[PROBLEM TO SOLVE] Print every line below. Match each one exactly.

[THE INPUT]

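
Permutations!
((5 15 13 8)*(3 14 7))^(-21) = (5 8 13 15)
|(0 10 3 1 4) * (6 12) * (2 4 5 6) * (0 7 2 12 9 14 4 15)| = 12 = |(0 10 3 1 5 6 9 14 4 7 2 15)|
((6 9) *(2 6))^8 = ((2 6 9))^8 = (2 9 6)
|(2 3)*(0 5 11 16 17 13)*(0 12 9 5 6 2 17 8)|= 12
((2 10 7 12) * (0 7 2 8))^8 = ((0 7 12 8)(2 10))^8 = (12)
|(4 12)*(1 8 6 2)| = 4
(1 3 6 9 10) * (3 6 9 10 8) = (1 6 10)(3 9 8) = [0, 6, 2, 9, 4, 5, 10, 7, 3, 8, 1]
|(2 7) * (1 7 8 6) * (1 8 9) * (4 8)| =|(1 7 2 9)(4 8 6)| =12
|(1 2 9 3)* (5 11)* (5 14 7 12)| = 20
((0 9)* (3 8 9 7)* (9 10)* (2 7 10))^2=((0 10 9)(2 7 3 8))^2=(0 9 10)(2 3)(7 8)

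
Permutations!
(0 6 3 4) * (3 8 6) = (0 3 4)(6 8) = [3, 1, 2, 4, 0, 5, 8, 7, 6]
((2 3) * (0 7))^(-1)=(0 7)(2 3)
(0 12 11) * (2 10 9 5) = [12, 1, 10, 3, 4, 2, 6, 7, 8, 5, 9, 0, 11] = (0 12 11)(2 10 9 5)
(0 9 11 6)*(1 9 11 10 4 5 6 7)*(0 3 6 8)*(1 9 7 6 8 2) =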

[YOUR SOLUTION]
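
Permutations!
((5 15 13 8)*(3 14 7))^(-21) = (5 8 13 15)
|(0 10 3 1 4) * (6 12) * (2 4 5 6) * (0 7 2 12 9 14 4 15)| = 12 = |(0 10 3 1 5 6 9 14 4 7 2 15)|
((6 9) *(2 6))^8 = ((2 6 9))^8 = (2 9 6)
|(2 3)*(0 5 11 16 17 13)*(0 12 9 5 6 2 17 8)|= 12
((2 10 7 12) * (0 7 2 8))^8 = ((0 7 12 8)(2 10))^8 = (12)
|(4 12)*(1 8 6 2)| = 4
(1 3 6 9 10) * (3 6 9 10 8) = (1 6 10)(3 9 8) = [0, 6, 2, 9, 4, 5, 10, 7, 3, 8, 1]
|(2 7) * (1 7 8 6) * (1 8 9) * (4 8)| =|(1 7 2 9)(4 8 6)| =12
|(1 2 9 3)* (5 11)* (5 14 7 12)| = 20
((0 9)* (3 8 9 7)* (9 10)* (2 7 10))^2=((0 10 9)(2 7 3 8))^2=(0 9 10)(2 3)(7 8)

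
Permutations!
(0 6 3 4) * (3 8 6) = (0 3 4)(6 8) = [3, 1, 2, 4, 0, 5, 8, 7, 6]
((2 3) * (0 7))^(-1)=(0 7)(2 3)
(0 12 11) * (2 10 9 5) = [12, 1, 10, 3, 4, 2, 6, 7, 8, 5, 9, 0, 11] = (0 12 11)(2 10 9 5)
(0 9 11 6)*(1 9 11 10 4 5 6 7)*(0 3 6 8)*(1 9 7 6 8 2) =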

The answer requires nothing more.